**Problem:**
Give back the entries exactly, ending with the "[84, 588, 4116, 28812, 201684]" line.

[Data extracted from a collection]
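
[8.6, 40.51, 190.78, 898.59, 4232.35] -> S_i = 8.60*4.71^i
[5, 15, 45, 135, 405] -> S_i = 5*3^i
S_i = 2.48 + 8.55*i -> [2.48, 11.03, 19.58, 28.13, 36.68]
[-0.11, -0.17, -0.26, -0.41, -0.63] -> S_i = -0.11*1.55^i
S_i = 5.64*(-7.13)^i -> [5.64, -40.21, 286.72, -2044.31, 14575.96]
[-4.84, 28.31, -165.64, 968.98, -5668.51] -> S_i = -4.84*(-5.85)^i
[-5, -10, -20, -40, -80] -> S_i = -5*2^i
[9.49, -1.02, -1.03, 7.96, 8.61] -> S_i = Random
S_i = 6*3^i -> [6, 18, 54, 162, 486]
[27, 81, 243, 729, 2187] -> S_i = 27*3^i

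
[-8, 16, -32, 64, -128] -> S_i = -8*-2^i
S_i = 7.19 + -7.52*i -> [7.19, -0.33, -7.85, -15.37, -22.89]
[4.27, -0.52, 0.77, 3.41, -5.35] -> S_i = Random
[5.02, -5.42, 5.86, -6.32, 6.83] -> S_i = 5.02*(-1.08)^i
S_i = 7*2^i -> [7, 14, 28, 56, 112]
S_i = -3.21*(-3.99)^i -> [-3.21, 12.81, -51.1, 203.9, -813.57]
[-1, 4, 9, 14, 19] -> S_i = -1 + 5*i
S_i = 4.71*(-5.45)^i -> [4.71, -25.67, 139.9, -762.45, 4155.34]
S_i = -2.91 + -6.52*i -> [-2.91, -9.43, -15.95, -22.47, -28.99]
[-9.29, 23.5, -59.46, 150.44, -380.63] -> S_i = -9.29*(-2.53)^i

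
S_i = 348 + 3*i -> [348, 351, 354, 357, 360]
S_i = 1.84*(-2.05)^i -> [1.84, -3.77, 7.73, -15.85, 32.5]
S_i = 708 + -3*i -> [708, 705, 702, 699, 696]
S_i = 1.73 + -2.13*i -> [1.73, -0.4, -2.53, -4.66, -6.79]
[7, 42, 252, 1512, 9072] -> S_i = 7*6^i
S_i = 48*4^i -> [48, 192, 768, 3072, 12288]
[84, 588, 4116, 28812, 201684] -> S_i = 84*7^i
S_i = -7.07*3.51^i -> [-7.07, -24.82, -87.1, -305.73, -1073.12]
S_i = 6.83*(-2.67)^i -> [6.83, -18.24, 48.69, -130.0, 347.11]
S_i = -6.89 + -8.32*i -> [-6.89, -15.21, -23.53, -31.85, -40.17]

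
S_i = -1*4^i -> [-1, -4, -16, -64, -256]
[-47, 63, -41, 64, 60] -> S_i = Random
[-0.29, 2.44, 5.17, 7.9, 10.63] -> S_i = -0.29 + 2.73*i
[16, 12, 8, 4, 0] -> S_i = 16 + -4*i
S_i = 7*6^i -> [7, 42, 252, 1512, 9072]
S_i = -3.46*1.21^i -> [-3.46, -4.19, -5.07, -6.13, -7.42]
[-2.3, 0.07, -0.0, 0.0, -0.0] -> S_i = -2.30*(-0.03)^i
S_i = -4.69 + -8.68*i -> [-4.69, -13.37, -22.05, -30.73, -39.41]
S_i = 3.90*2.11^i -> [3.9, 8.23, 17.36, 36.64, 77.3]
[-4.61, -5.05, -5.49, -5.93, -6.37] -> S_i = -4.61 + -0.44*i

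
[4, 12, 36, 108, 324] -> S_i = 4*3^i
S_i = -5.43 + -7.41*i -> [-5.43, -12.84, -20.25, -27.66, -35.07]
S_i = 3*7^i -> [3, 21, 147, 1029, 7203]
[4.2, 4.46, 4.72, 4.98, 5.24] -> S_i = 4.20 + 0.26*i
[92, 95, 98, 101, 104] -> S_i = 92 + 3*i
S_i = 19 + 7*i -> [19, 26, 33, 40, 47]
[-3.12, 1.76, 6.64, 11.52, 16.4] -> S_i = -3.12 + 4.88*i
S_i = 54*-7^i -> [54, -378, 2646, -18522, 129654]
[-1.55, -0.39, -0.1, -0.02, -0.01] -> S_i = -1.55*0.25^i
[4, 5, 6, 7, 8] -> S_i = 4 + 1*i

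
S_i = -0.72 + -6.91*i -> [-0.72, -7.63, -14.54, -21.45, -28.36]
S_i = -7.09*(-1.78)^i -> [-7.09, 12.62, -22.46, 39.99, -71.17]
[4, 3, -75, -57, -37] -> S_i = Random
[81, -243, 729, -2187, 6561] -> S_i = 81*-3^i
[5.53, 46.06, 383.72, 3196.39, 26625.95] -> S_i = 5.53*8.33^i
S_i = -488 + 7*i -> [-488, -481, -474, -467, -460]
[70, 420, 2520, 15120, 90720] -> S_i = 70*6^i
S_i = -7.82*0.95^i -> [-7.82, -7.43, -7.06, -6.7, -6.37]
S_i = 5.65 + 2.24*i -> [5.65, 7.89, 10.13, 12.37, 14.61]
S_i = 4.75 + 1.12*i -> [4.75, 5.87, 6.99, 8.11, 9.23]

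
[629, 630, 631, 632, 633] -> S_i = 629 + 1*i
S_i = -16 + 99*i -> [-16, 83, 182, 281, 380]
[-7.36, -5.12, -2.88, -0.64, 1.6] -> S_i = -7.36 + 2.24*i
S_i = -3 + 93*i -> [-3, 90, 183, 276, 369]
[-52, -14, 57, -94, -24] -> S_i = Random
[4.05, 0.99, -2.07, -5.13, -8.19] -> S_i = 4.05 + -3.06*i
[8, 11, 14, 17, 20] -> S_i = 8 + 3*i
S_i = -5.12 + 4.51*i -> [-5.12, -0.61, 3.9, 8.41, 12.92]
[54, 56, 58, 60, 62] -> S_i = 54 + 2*i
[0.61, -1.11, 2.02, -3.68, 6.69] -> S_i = 0.61*(-1.82)^i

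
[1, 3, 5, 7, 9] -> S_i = 1 + 2*i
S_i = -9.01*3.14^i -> [-9.01, -28.29, -88.83, -278.94, -875.88]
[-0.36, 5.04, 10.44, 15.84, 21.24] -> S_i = -0.36 + 5.40*i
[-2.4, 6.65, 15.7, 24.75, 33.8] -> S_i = -2.40 + 9.05*i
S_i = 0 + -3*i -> [0, -3, -6, -9, -12]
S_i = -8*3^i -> [-8, -24, -72, -216, -648]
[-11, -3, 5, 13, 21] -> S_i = -11 + 8*i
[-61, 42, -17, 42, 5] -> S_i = Random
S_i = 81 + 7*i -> [81, 88, 95, 102, 109]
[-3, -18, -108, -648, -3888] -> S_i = -3*6^i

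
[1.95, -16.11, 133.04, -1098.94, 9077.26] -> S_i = 1.95*(-8.26)^i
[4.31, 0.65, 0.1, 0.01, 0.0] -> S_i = 4.31*0.15^i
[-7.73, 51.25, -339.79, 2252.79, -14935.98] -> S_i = -7.73*(-6.63)^i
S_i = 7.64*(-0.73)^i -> [7.64, -5.58, 4.07, -2.97, 2.17]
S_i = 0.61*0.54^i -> [0.61, 0.33, 0.18, 0.1, 0.05]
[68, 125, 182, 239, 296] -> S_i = 68 + 57*i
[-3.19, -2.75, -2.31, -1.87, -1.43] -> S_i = -3.19 + 0.44*i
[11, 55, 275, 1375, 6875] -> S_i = 11*5^i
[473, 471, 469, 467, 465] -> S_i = 473 + -2*i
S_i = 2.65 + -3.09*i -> [2.65, -0.44, -3.53, -6.62, -9.71]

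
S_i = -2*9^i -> [-2, -18, -162, -1458, -13122]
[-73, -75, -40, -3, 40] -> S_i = Random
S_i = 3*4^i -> [3, 12, 48, 192, 768]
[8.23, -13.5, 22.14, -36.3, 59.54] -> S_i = 8.23*(-1.64)^i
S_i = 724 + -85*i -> [724, 639, 554, 469, 384]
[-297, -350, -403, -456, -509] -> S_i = -297 + -53*i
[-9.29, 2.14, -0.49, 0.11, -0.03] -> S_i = -9.29*(-0.23)^i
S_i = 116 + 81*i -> [116, 197, 278, 359, 440]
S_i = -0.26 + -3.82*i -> [-0.26, -4.08, -7.9, -11.72, -15.54]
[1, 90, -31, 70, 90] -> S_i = Random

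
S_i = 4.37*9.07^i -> [4.37, 39.64, 359.5, 3260.64, 29574.04]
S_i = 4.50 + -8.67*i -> [4.5, -4.17, -12.84, -21.51, -30.18]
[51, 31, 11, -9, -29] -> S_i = 51 + -20*i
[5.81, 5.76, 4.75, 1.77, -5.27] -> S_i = Random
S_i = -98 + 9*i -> [-98, -89, -80, -71, -62]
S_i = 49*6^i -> [49, 294, 1764, 10584, 63504]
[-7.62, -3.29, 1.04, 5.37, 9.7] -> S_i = -7.62 + 4.33*i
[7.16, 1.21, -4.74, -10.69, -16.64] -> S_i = 7.16 + -5.95*i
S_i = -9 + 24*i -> [-9, 15, 39, 63, 87]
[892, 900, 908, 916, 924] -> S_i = 892 + 8*i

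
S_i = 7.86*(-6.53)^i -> [7.86, -51.33, 335.16, -2188.58, 14291.42]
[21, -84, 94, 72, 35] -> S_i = Random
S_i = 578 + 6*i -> [578, 584, 590, 596, 602]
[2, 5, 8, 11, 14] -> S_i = 2 + 3*i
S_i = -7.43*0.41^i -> [-7.43, -3.05, -1.25, -0.51, -0.21]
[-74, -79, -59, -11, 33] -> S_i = Random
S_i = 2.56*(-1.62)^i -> [2.56, -4.15, 6.72, -10.88, 17.63]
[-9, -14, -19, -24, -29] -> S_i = -9 + -5*i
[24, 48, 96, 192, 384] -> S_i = 24*2^i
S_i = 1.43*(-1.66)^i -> [1.43, -2.37, 3.94, -6.54, 10.86]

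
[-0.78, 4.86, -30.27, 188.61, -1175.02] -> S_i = -0.78*(-6.23)^i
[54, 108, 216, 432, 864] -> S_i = 54*2^i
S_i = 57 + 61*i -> [57, 118, 179, 240, 301]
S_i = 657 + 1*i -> [657, 658, 659, 660, 661]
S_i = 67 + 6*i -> [67, 73, 79, 85, 91]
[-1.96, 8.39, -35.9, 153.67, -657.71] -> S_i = -1.96*(-4.28)^i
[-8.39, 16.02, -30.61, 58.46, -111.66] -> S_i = -8.39*(-1.91)^i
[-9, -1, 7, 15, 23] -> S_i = -9 + 8*i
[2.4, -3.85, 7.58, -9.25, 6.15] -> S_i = Random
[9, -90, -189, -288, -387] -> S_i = 9 + -99*i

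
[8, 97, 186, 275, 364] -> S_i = 8 + 89*i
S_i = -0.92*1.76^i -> [-0.92, -1.62, -2.85, -5.02, -8.83]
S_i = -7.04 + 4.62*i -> [-7.04, -2.42, 2.2, 6.82, 11.44]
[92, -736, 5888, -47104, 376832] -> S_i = 92*-8^i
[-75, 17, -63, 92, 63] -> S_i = Random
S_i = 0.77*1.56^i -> [0.77, 1.2, 1.87, 2.92, 4.56]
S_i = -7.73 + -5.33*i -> [-7.73, -13.06, -18.39, -23.72, -29.05]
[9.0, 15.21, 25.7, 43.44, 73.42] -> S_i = 9.00*1.69^i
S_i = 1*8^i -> [1, 8, 64, 512, 4096]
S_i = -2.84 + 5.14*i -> [-2.84, 2.3, 7.44, 12.58, 17.72]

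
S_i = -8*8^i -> [-8, -64, -512, -4096, -32768]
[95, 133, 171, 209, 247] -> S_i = 95 + 38*i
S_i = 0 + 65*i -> [0, 65, 130, 195, 260]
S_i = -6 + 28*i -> [-6, 22, 50, 78, 106]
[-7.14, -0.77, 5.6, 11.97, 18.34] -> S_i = -7.14 + 6.37*i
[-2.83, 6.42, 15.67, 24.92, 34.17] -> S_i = -2.83 + 9.25*i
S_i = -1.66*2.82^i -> [-1.66, -4.68, -13.2, -37.23, -104.98]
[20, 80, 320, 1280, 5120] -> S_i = 20*4^i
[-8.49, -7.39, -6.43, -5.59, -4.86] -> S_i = -8.49*0.87^i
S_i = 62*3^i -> [62, 186, 558, 1674, 5022]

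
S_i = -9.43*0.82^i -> [-9.43, -7.73, -6.34, -5.2, -4.26]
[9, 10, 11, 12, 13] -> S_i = 9 + 1*i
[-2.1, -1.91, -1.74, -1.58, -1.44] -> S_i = -2.10*0.91^i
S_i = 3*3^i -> [3, 9, 27, 81, 243]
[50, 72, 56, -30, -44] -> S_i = Random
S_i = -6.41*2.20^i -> [-6.41, -14.1, -31.02, -68.25, -150.16]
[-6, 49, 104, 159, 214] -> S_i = -6 + 55*i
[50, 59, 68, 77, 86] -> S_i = 50 + 9*i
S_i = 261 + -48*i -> [261, 213, 165, 117, 69]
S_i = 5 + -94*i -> [5, -89, -183, -277, -371]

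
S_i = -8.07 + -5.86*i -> [-8.07, -13.93, -19.79, -25.65, -31.51]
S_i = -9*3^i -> [-9, -27, -81, -243, -729]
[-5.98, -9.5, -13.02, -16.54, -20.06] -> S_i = -5.98 + -3.52*i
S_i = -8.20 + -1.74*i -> [-8.2, -9.94, -11.68, -13.42, -15.16]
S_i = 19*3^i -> [19, 57, 171, 513, 1539]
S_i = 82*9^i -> [82, 738, 6642, 59778, 538002]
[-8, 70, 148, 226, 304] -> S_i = -8 + 78*i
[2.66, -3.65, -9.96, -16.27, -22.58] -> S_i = 2.66 + -6.31*i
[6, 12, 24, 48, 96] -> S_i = 6*2^i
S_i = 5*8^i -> [5, 40, 320, 2560, 20480]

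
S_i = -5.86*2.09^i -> [-5.86, -12.25, -25.6, -53.5, -111.81]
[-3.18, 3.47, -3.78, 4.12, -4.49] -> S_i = -3.18*(-1.09)^i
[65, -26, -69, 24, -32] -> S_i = Random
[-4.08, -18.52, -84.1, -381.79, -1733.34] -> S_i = -4.08*4.54^i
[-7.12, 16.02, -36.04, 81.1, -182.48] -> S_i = -7.12*(-2.25)^i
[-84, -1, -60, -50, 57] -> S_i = Random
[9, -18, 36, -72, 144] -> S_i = 9*-2^i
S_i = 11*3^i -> [11, 33, 99, 297, 891]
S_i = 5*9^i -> [5, 45, 405, 3645, 32805]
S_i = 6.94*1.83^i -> [6.94, 12.7, 23.24, 42.53, 77.83]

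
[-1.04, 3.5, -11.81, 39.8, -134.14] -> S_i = -1.04*(-3.37)^i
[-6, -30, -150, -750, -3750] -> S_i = -6*5^i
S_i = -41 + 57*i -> [-41, 16, 73, 130, 187]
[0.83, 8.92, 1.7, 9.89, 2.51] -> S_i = Random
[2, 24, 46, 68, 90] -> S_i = 2 + 22*i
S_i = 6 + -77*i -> [6, -71, -148, -225, -302]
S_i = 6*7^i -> [6, 42, 294, 2058, 14406]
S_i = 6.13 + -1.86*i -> [6.13, 4.27, 2.41, 0.55, -1.31]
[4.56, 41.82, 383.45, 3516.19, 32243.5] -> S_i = 4.56*9.17^i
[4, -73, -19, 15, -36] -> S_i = Random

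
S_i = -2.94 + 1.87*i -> [-2.94, -1.07, 0.8, 2.67, 4.54]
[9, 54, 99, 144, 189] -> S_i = 9 + 45*i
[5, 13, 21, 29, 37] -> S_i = 5 + 8*i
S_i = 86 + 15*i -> [86, 101, 116, 131, 146]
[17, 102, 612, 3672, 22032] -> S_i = 17*6^i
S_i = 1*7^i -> [1, 7, 49, 343, 2401]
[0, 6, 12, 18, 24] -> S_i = 0 + 6*i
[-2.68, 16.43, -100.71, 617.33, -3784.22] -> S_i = -2.68*(-6.13)^i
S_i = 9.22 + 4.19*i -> [9.22, 13.41, 17.6, 21.79, 25.98]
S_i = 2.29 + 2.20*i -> [2.29, 4.49, 6.69, 8.89, 11.09]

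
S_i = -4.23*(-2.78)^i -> [-4.23, 11.76, -32.69, 90.88, -252.65]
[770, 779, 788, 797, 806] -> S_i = 770 + 9*i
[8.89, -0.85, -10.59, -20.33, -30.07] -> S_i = 8.89 + -9.74*i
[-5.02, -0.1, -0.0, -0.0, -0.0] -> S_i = -5.02*0.02^i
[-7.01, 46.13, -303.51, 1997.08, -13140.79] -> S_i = -7.01*(-6.58)^i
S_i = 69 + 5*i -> [69, 74, 79, 84, 89]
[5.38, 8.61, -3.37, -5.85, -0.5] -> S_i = Random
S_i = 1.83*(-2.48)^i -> [1.83, -4.54, 11.26, -27.91, 69.22]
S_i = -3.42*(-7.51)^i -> [-3.42, 25.68, -192.89, 1448.59, -10878.92]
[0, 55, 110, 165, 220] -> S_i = 0 + 55*i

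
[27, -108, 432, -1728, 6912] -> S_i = 27*-4^i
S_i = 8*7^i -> [8, 56, 392, 2744, 19208]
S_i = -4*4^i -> [-4, -16, -64, -256, -1024]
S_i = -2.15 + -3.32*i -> [-2.15, -5.47, -8.79, -12.11, -15.43]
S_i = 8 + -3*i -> [8, 5, 2, -1, -4]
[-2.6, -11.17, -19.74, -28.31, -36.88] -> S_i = -2.60 + -8.57*i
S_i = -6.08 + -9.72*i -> [-6.08, -15.8, -25.52, -35.24, -44.96]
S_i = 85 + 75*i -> [85, 160, 235, 310, 385]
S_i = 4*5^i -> [4, 20, 100, 500, 2500]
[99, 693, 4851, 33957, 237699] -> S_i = 99*7^i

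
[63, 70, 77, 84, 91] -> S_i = 63 + 7*i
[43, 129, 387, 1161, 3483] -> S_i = 43*3^i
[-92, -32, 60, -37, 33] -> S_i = Random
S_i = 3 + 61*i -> [3, 64, 125, 186, 247]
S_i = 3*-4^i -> [3, -12, 48, -192, 768]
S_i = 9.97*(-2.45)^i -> [9.97, -24.43, 59.84, -146.62, 359.22]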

**Response to this task:**
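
[8.6, 40.51, 190.78, 898.59, 4232.35] -> S_i = 8.60*4.71^i
[5, 15, 45, 135, 405] -> S_i = 5*3^i
S_i = 2.48 + 8.55*i -> [2.48, 11.03, 19.58, 28.13, 36.68]
[-0.11, -0.17, -0.26, -0.41, -0.63] -> S_i = -0.11*1.55^i
S_i = 5.64*(-7.13)^i -> [5.64, -40.21, 286.72, -2044.31, 14575.96]
[-4.84, 28.31, -165.64, 968.98, -5668.51] -> S_i = -4.84*(-5.85)^i
[-5, -10, -20, -40, -80] -> S_i = -5*2^i
[9.49, -1.02, -1.03, 7.96, 8.61] -> S_i = Random
S_i = 6*3^i -> [6, 18, 54, 162, 486]
[27, 81, 243, 729, 2187] -> S_i = 27*3^i

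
[-8, 16, -32, 64, -128] -> S_i = -8*-2^i
S_i = 7.19 + -7.52*i -> [7.19, -0.33, -7.85, -15.37, -22.89]
[4.27, -0.52, 0.77, 3.41, -5.35] -> S_i = Random
[5.02, -5.42, 5.86, -6.32, 6.83] -> S_i = 5.02*(-1.08)^i
S_i = 7*2^i -> [7, 14, 28, 56, 112]
S_i = -3.21*(-3.99)^i -> [-3.21, 12.81, -51.1, 203.9, -813.57]
[-1, 4, 9, 14, 19] -> S_i = -1 + 5*i
S_i = 4.71*(-5.45)^i -> [4.71, -25.67, 139.9, -762.45, 4155.34]
S_i = -2.91 + -6.52*i -> [-2.91, -9.43, -15.95, -22.47, -28.99]
[-9.29, 23.5, -59.46, 150.44, -380.63] -> S_i = -9.29*(-2.53)^i

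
S_i = 348 + 3*i -> [348, 351, 354, 357, 360]
S_i = 1.84*(-2.05)^i -> [1.84, -3.77, 7.73, -15.85, 32.5]
S_i = 708 + -3*i -> [708, 705, 702, 699, 696]
S_i = 1.73 + -2.13*i -> [1.73, -0.4, -2.53, -4.66, -6.79]
[7, 42, 252, 1512, 9072] -> S_i = 7*6^i
S_i = 48*4^i -> [48, 192, 768, 3072, 12288]
[84, 588, 4116, 28812, 201684] -> S_i = 84*7^i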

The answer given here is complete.